• PROMPT:
Among the entries below, copy every line that carries the word "living".

• RAW DATA:

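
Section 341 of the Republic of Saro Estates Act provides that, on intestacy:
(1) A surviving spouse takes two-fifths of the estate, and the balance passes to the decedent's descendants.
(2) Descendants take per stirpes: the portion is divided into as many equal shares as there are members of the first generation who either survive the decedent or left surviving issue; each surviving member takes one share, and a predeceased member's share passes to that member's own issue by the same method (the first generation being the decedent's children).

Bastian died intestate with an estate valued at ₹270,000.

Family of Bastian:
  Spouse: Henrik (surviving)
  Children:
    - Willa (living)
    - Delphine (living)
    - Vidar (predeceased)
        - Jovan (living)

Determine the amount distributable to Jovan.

Henrik takes two-fifths of ₹270,000 = ₹108,000. The remaining ₹162,000 passes to the descendants.
The descendants' portion (₹162,000) is divided into 3 shares of ₹54,000: Willa and Delphine each take ₹54,000; Vidar's ₹54,000 share passes to Vidar's issue.
Vidar's share (₹54,000) passes entirely to Jovan.

Jovan receives ₹54,000.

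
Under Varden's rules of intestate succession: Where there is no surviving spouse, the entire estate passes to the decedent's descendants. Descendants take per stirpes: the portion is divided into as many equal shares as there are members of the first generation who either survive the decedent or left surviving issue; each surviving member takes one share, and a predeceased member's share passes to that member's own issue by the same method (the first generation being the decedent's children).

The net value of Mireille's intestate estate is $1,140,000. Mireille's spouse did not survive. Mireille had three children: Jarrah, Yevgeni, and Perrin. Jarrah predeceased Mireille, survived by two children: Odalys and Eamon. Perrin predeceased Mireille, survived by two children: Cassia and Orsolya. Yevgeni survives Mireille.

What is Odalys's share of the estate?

The entire $1,140,000 passes to the descendants.
That amount ($1,140,000) is divided into 3 shares of $380,000: Yevgeni takes $380,000; Jarrah's $380,000 share passes to Jarrah's issue; Perrin's $380,000 share passes to Perrin's issue.
Jarrah's share ($380,000) is divided into 2 shares of $190,000: Odalys and Eamon each take $190,000.
Perrin's share ($380,000) is divided into 2 shares of $190,000: Cassia and Orsolya each take $190,000.

Odalys receives $190,000.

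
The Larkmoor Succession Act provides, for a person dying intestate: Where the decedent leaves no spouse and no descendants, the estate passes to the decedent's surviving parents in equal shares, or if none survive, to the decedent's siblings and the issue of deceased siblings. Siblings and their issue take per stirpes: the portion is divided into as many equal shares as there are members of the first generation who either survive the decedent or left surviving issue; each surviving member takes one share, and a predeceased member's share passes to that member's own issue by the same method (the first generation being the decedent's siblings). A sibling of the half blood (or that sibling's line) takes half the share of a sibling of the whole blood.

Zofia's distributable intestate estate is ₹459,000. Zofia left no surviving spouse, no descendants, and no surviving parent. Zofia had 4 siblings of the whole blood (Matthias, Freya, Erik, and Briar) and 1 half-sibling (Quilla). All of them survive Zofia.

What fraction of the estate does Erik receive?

Erik receives 2/9 of the estate.

The entire ₹459,000 passes to the siblings and their issue.
Counting each half-blood sibling's line as half a unit, there are 9/2 units in ₹459,000, so one unit is ₹102,000. Whole-blood lines (Matthias, Freya, Erik, and Briar) take ₹102,000 each; half-blood lines (Quilla) take ₹51,000 each.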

• ANSWER TO THE PROBLEM:
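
    - Willa (living)
    - Delphine (living)
        - Jovan (living)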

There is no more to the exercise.